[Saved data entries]
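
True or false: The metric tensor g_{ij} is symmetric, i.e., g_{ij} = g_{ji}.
By definition the metric is a symmetric bilinear form, g_{ij} = g_{ji}.
True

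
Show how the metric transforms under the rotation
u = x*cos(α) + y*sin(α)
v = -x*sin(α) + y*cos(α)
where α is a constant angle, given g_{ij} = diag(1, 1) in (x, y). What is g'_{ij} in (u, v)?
Invert the transformation: x = u*cos(α) - v*sin(α), y = u*sin(α) + v*cos(α)
g'_{ij} = (∂x^k/∂x'^i)(∂x^l/∂x'^j) g_{kl}; with g_{kl} = δ_{kl} this is Σ_k (∂x^k/∂x'^i)(∂x^k/∂x'^j).
Jacobian: ∂x/∂u = cos(α), ∂x/∂v = -sin(α), ∂y/∂u = sin(α), ∂y/∂v = cos(α)
g'_{uu} = (cos(α))(cos(α)) + (sin(α))(sin(α)) = 1
g'_{uv} = (cos(α))(-sin(α)) + (sin(α))(cos(α)) = 0
g'_{vv} = (-sin(α))(-sin(α)) + (cos(α))(cos(α)) = 1
g'_{ij} = diag(1, 1)
The Euclidean metric is invariant under rotations.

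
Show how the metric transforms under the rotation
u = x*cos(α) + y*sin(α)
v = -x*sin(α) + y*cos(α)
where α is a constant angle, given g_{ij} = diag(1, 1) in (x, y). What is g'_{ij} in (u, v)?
Invert the transformation: x = u*cos(α) - v*sin(α), y = u*sin(α) + v*cos(α)
g'_{ij} = (∂x^k/∂x'^i)(∂x^l/∂x'^j) g_{kl}; with g_{kl} = δ_{kl} this is Σ_k (∂x^k/∂x'^i)(∂x^k/∂x'^j).
Jacobian: ∂x/∂u = cos(α), ∂x/∂v = -sin(α), ∂y/∂u = sin(α), ∂y/∂v = cos(α)
g'_{uu} = (cos(α))(cos(α)) + (sin(α))(sin(α)) = 1
g'_{uv} = (cos(α))(-sin(α)) + (sin(α))(cos(α)) = 0
g'_{vv} = (-sin(α))(-sin(α)) + (cos(α))(cos(α)) = 1
g'_{ij} = diag(1, 1)
The Euclidean metric is invariant under rotations.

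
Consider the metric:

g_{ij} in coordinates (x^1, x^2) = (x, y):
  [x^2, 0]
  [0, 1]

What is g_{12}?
With x^1 = x, x^2 = y, g_{12} = g_{xy} is the row-1, column-2 entry of the matrix.
g_{12} = 0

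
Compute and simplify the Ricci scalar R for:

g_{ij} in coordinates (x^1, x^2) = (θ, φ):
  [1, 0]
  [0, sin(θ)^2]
Non-zero Christoffel symbols (Γ^k_{ij} = Γ^k_{ji}):
Γ^θ_{φ φ} = -sin(2*θ)/2
Γ^φ_{θ φ} = 1/tan(θ)
Ricci tensor (R_{ij} = R^k_{ikj}): R_{θθ} = 1, R_{θφ} = 0, R_{φφ} = sin(θ)^2
Inverse metric: g^{θθ} = 1, g^{φφ} = 1/sin(θ)^2
R = g^{ij} R_{ij} = (1)(1) + (1/sin(θ)^2)(sin(θ)^2) = 2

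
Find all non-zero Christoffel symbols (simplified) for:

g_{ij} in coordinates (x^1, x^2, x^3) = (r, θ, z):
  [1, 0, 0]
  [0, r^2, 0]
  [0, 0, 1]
Using Γ^k_{ij} = (1/2) g^{km} (∂_i g_{mj} + ∂_j g_{mi} - ∂_m g_{ij}); the metric is diagonal, so only the m = k term contributes.
Non-zero symbols (using the symmetry Γ^k_{ij} = Γ^k_{ji}):
Γ^r_{θ θ} = (1/2) g^{rr} (∂_θ g_{rθ} + ∂_θ g_{rθ} - ∂_r g_{θθ}) = (1/2)(1)((0) + (0) - (2*r)) = -r
Γ^θ_{r θ} = (1/2) g^{θθ} (∂_r g_{θθ} + ∂_θ g_{θr} - ∂_θ g_{rθ}) = (1/2)(1/r^2)((2*r) + (0) - (0)) = 1/r
All other Christoffel symbols are zero.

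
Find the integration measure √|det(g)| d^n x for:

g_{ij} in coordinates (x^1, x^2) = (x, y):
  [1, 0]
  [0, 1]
det(g) = 1
√|det(g)| = 1
Volume element: dV = 1 dx dy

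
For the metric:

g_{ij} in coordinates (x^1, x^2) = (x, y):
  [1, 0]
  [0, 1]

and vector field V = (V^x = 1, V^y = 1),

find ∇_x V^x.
All Christoffel symbols are zero.
∇_x V^x = ∂_x V^x + Γ^x_{x j} V^j
  = (0) + (0)(1) + (0)(1)
  = 0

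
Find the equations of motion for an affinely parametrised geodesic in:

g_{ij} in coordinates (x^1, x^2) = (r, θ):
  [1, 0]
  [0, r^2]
Geodesic equation: d^2x^k/dλ^2 + Γ^k_{ij} (dx^i/dλ)(dx^j/dλ) = 0.
Non-zero Christoffel symbols:
Γ^r_{θ θ} = -r
Γ^θ_{r θ} = 1/r
Substituting (the symmetric pair Γ^k_{ij}, Γ^k_{ji} combines into a factor 2):
d^2r/dλ^2 - r (dθ/dλ)^2 = 0
d^2θ/dλ^2 + (2/r) (dr/dλ)(dθ/dλ) = 0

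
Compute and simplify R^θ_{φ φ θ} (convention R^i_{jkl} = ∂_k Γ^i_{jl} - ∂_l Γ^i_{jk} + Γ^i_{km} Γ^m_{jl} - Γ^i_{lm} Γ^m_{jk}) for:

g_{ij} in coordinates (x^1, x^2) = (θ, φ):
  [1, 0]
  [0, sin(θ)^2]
Non-zero Christoffel symbols (Γ^k_{ij} = Γ^k_{ji}):
Γ^θ_{φ φ} = -sin(2*θ)/2
Γ^φ_{θ φ} = 1/tan(θ)
R^θ_{φ φ θ} = ∂_φ Γ^θ_{φ θ} - ∂_θ Γ^θ_{φ φ} + Γ^θ_{φ m} Γ^m_{φ θ} - Γ^θ_{θ m} Γ^m_{φ φ}
  = (0) - (-cos(2*θ)) + (-cos(θ)^2) - (0) = -sin(θ)^2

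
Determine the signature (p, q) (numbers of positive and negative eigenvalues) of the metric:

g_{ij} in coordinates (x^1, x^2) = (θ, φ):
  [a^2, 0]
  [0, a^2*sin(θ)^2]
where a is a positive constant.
The metric is diagonal, so its eigenvalues are the diagonal entries: a^2, a^2*sin(θ)^2 (at a generic point, where coordinate-dependent entries are positive).
2 positive, 0 negative.
(2, 0) - Riemannian (positive definite)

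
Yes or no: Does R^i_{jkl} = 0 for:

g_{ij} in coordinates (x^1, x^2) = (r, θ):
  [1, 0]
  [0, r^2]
Non-zero Christoffel symbols:
Γ^r_{θ θ} = -r
Γ^θ_{r θ} = 1/r
Ricci tensor: R_{rr} = 0, R_{rθ} = 0, R_{θθ} = 0
All R_{ij} vanish; in 2 dimensions the Riemann tensor is fully determined by the Ricci tensor, so R^i_{jkl} = 0: the metric is flat (curvilinear coordinates on flat space).
Yes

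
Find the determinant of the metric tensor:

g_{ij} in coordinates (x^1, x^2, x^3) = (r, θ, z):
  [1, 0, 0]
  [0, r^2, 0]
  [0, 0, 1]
Diagonal metric: det(g) = g_{11}·g_{22}·g_{33}
= (1)·(r^2)·(1)
det(g) = r^2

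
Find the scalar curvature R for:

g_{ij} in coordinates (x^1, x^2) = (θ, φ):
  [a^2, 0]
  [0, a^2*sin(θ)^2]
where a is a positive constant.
Non-zero Christoffel symbols (Γ^k_{ij} = Γ^k_{ji}):
Γ^θ_{φ φ} = -sin(2*θ)/2
Γ^φ_{θ φ} = 1/tan(θ)
Ricci tensor (R_{ij} = R^k_{ikj}): R_{θθ} = 1, R_{θφ} = 0, R_{φφ} = sin(θ)^2
Inverse metric: g^{θθ} = 1/a^2, g^{φφ} = 1/(a^2*sin(θ)^2)
R = g^{ij} R_{ij} = (1/a^2)(1) + (1/(a^2*sin(θ)^2))(sin(θ)^2) = 2/a^2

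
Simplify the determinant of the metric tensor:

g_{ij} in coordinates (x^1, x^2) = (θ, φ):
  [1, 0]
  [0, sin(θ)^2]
For a 2×2 metric: det(g) = g_{11}·g_{22} - g_{12}·g_{21}
= (1)·(sin(θ)^2) - (0)·(0)
= sin(θ)^2 - 0
det(g) = sin(θ)^2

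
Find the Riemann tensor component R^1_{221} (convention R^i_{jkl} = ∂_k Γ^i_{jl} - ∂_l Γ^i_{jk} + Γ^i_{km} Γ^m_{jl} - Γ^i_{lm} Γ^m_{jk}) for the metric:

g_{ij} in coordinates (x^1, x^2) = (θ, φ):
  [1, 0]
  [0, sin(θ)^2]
Non-zero Christoffel symbols (Γ^k_{ij} = Γ^k_{ji}):
Γ^θ_{φ φ} = -sin(2*θ)/2
Γ^φ_{θ φ} = 1/tan(θ)
R^θ_{φ φ θ} = ∂_φ Γ^θ_{φ θ} - ∂_θ Γ^θ_{φ φ} + Γ^θ_{φ m} Γ^m_{φ θ} - Γ^θ_{θ m} Γ^m_{φ φ}
  = (0) - (-cos(2*θ)) + (-cos(θ)^2) - (0) = -sin(θ)^2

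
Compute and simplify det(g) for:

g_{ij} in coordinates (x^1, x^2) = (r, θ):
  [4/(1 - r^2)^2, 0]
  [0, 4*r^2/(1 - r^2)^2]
For a 2×2 metric: det(g) = g_{11}·g_{22} - g_{12}·g_{21}
= (4/(1 - r^2)^2)·(4*r^2/(1 - r^2)^2) - (0)·(0)
= 16*r^2/(1 - r^2)^4 - 0
det(g) = 16*r^2/(1 - r^2)^4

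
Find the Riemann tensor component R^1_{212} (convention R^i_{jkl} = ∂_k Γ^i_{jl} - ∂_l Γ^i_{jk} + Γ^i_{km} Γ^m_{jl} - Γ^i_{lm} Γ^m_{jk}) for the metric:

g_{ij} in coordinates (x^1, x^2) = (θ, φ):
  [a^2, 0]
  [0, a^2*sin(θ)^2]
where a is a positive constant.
Non-zero Christoffel symbols (Γ^k_{ij} = Γ^k_{ji}):
Γ^θ_{φ φ} = -sin(2*θ)/2
Γ^φ_{θ φ} = 1/tan(θ)
R^θ_{φ θ φ} = ∂_θ Γ^θ_{φ φ} - ∂_φ Γ^θ_{φ θ} + Γ^θ_{θ m} Γ^m_{φ φ} - Γ^θ_{φ m} Γ^m_{φ θ}
  = (-cos(2*θ)) - (0) + (0) - (-cos(θ)^2) = sin(θ)^2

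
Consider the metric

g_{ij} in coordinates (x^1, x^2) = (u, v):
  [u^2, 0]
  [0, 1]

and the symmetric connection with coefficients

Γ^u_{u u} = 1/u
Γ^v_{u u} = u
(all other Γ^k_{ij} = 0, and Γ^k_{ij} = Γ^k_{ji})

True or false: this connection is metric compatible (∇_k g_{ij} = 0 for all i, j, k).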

Description of the task => The expected answer is each line of the records above that includes the string "scalar".

Result of the task =>
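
Compute and simplify the Ricci scalar R for:
Find the scalar curvature R for: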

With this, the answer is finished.